+++ Extracted material +++

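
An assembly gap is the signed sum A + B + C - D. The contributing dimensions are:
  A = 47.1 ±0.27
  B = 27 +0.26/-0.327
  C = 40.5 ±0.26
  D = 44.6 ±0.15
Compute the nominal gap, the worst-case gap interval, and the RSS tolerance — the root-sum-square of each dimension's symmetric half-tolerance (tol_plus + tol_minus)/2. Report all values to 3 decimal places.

nominal=70.000 wc=[68.993,70.940] rss=0.499

Stack each dimension's contribution:
  +A: nom +47.100 → Σnom=47.100; wc +0.270/-0.270 → slack +0.270/-0.270; half-tol=0.270, Σhalf²=0.072900
  +B: nom +27.000 → Σnom=74.100; wc +0.260/-0.327 → slack +0.530/-0.597; half-tol=0.293, Σhalf²=0.159042
  +C: nom +40.500 → Σnom=114.600; wc +0.260/-0.260 → slack +0.790/-0.857; half-tol=0.260, Σhalf²=0.226642
  -D: nom -44.600 → Σnom=70.000; wc +0.150/-0.150 → slack +0.940/-1.007; half-tol=0.150, Σhalf²=0.249142
Nominal = 70.000. Worst-case = [70.000 - 1.007, 70.000 + 0.940] = [68.993, 70.940]. RSS = √0.249142 = 0.499.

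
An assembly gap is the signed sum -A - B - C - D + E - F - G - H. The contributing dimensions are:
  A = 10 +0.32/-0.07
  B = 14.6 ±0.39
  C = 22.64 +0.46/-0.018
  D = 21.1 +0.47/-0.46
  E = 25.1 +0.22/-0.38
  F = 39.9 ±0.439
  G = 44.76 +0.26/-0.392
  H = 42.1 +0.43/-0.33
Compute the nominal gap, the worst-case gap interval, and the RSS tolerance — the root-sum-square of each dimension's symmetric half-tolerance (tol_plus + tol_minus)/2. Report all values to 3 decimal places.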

+++

**Brief:**
Print, exactly and only, the lines running from the one with "C = 22.64 +0.46/-0.018" to the end of the data above.

**Answer to this task:**
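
  C = 22.64 +0.46/-0.018
  D = 21.1 +0.47/-0.46
  E = 25.1 +0.22/-0.38
  F = 39.9 ±0.439
  G = 44.76 +0.26/-0.392
  H = 42.1 +0.43/-0.33
Compute the nominal gap, the worst-case gap interval, and the RSS tolerance — the root-sum-square of each dimension's symmetric half-tolerance (tol_plus + tol_minus)/2. Report all values to 3 decimal places.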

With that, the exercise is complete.